Information supplied:
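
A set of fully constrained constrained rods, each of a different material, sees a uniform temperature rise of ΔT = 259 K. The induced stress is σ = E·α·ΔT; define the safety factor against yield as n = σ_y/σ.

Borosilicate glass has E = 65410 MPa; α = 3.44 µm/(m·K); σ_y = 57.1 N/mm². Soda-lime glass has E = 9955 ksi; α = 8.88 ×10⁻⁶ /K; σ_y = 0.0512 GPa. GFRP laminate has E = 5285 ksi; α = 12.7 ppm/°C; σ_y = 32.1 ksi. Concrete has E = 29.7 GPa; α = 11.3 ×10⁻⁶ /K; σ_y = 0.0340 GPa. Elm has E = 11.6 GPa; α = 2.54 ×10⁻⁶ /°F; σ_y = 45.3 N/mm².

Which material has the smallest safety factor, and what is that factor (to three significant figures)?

Per material, after unit conversion:
  borosilicate glass: E = 65.41, α = 3.44, σ_y = 57.10 → σ = 58.3 MPa, n = 0.980
  soda-lime glass: E = 68.64, α = 8.88, σ_y = 51.20 → σ = 158 MPa, n = 0.324
  GFRP laminate: E = 36.44, α = 12.7, σ_y = 221.3 → σ = 120 MPa, n = 1.85
  concrete: E = 29.70, α = 11.3, σ_y = 34.00 → σ = 86.9 MPa, n = 0.391
  elm: E = 11.60, α = 4.57, σ_y = 45.30 → σ = 13.7 MPa, n = 3.30
Soda-lime glass has the lowest safety factor, n = 0.324.

soda-lime glass, n = 0.324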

Exercise requirements:
Return every record exactly as it was given.

Completed exercise:
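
A set of fully constrained constrained rods, each of a different material, sees a uniform temperature rise of ΔT = 259 K. The induced stress is σ = E·α·ΔT; define the safety factor against yield as n = σ_y/σ.

Borosilicate glass has E = 65410 MPa; α = 3.44 µm/(m·K); σ_y = 57.1 N/mm². Soda-lime glass has E = 9955 ksi; α = 8.88 ×10⁻⁶ /K; σ_y = 0.0512 GPa. GFRP laminate has E = 5285 ksi; α = 12.7 ppm/°C; σ_y = 32.1 ksi. Concrete has E = 29.7 GPa; α = 11.3 ×10⁻⁶ /K; σ_y = 0.0340 GPa. Elm has E = 11.6 GPa; α = 2.54 ×10⁻⁶ /°F; σ_y = 45.3 N/mm².

Which material has the smallest safety factor, and what is that factor (to three significant figures)?

Per material, after unit conversion:
  borosilicate glass: E = 65.41, α = 3.44, σ_y = 57.10 → σ = 58.3 MPa, n = 0.980
  soda-lime glass: E = 68.64, α = 8.88, σ_y = 51.20 → σ = 158 MPa, n = 0.324
  GFRP laminate: E = 36.44, α = 12.7, σ_y = 221.3 → σ = 120 MPa, n = 1.85
  concrete: E = 29.70, α = 11.3, σ_y = 34.00 → σ = 86.9 MPa, n = 0.391
  elm: E = 11.60, α = 4.57, σ_y = 45.30 → σ = 13.7 MPa, n = 3.30
Soda-lime glass has the lowest safety factor, n = 0.324.

soda-lime glass, n = 0.324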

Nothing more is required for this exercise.